[Source material Boundary: Start]

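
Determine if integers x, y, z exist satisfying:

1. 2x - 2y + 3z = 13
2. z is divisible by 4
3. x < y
No

A contradictory subset is {2x - 2y + 3z = 13, z is divisible by 4}. No integer assignment can satisfy these jointly:

  - 2x - 2y + 3z = 13: is a linear equation tying the variables together
  - z is divisible by 4: restricts z to multiples of 4

Modular obstruction: writing z = 4z', every remaining term of the linear equation is divisible by 2, so the left side is ≡ 0 (mod 2); but the right side 13 ≡ 1 (mod 2). No integers can satisfy it.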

[Source material Boundary: End]

**Description of the task**
What's wanted is a faithful copy of each entry above.

**Exercise solution**
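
Determine if integers x, y, z exist satisfying:

1. 2x - 2y + 3z = 13
2. z is divisible by 4
3. x < y
No

A contradictory subset is {2x - 2y + 3z = 13, z is divisible by 4}. No integer assignment can satisfy these jointly:

  - 2x - 2y + 3z = 13: is a linear equation tying the variables together
  - z is divisible by 4: restricts z to multiples of 4

Modular obstruction: writing z = 4z', every remaining term of the linear equation is divisible by 2, so the left side is ≡ 0 (mod 2); but the right side 13 ≡ 1 (mod 2). No integers can satisfy it.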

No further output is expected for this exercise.